Your instructions. The answer must consist solely of the line containing "Use the haversine" and every line after it in the records below, through the last, each reproduced exactly.

Supplied material.
^^^^

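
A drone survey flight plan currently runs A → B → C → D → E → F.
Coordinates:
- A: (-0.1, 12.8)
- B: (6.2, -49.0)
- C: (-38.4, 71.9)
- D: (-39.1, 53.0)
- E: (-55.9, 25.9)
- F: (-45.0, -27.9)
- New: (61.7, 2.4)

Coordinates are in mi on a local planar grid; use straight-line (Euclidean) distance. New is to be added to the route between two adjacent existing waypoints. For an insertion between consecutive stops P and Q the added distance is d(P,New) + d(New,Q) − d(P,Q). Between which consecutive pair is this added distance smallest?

between B and C

Added distance for inserting New between each consecutive pair:
A–B: 76.2 mi
B–C: 68.6 mi
C–D: 215.7 mi
D–E: 200.8 mi
E–F: 176.0 mi
Smallest added distance is 68.6 mi, inserting between B and C.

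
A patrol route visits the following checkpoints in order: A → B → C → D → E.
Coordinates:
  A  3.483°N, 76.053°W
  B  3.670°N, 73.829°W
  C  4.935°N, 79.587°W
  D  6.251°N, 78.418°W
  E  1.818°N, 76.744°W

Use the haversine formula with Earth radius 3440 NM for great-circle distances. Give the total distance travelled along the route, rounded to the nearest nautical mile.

877 NM

Leg distances:
A→B: 133.7 NM  (cumulative 133.7 NM)
B→C: 353.0 NM  (cumulative 486.7 NM)
C→D: 105.5 NM  (cumulative 592.2 NM)
D→E: 284.4 NM  (cumulative 876.6 NM)
Total route length ≈ 877 NM.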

^^^^

Written solution.
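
Use the haversine formula with Earth radius 3440 NM for great-circle distances. Give the total distance travelled along the route, rounded to the nearest nautical mile.

877 NM

Leg distances:
A→B: 133.7 NM  (cumulative 133.7 NM)
B→C: 353.0 NM  (cumulative 486.7 NM)
C→D: 105.5 NM  (cumulative 592.2 NM)
D→E: 284.4 NM  (cumulative 876.6 NM)
Total route length ≈ 877 NM.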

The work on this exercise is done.